RECORDED INFORMATION:
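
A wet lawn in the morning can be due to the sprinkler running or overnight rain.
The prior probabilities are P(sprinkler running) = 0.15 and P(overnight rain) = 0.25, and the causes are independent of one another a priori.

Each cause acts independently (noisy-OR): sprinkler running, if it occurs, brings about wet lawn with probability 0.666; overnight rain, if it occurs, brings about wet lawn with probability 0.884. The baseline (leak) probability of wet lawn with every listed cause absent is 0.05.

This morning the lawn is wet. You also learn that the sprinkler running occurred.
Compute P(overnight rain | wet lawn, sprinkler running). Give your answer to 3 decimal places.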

WHAT TO DO: Your answer should consist of the lines from the line with "The prior probabilities" through the last line of the data, set down exactly, both included.

YOUR SOLUTION:
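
The prior probabilities are P(sprinkler running) = 0.15 and P(overnight rain) = 0.25, and the causes are independent of one another a priori.

Each cause acts independently (noisy-OR): sprinkler running, if it occurs, brings about wet lawn with probability 0.666; overnight rain, if it occurs, brings about wet lawn with probability 0.884. The baseline (leak) probability of wet lawn with every listed cause absent is 0.05.

This morning the lawn is wet. You also learn that the sprinkler running occurred.
Compute P(overnight rain | wet lawn, sprinkler running). Give your answer to 3 decimal places.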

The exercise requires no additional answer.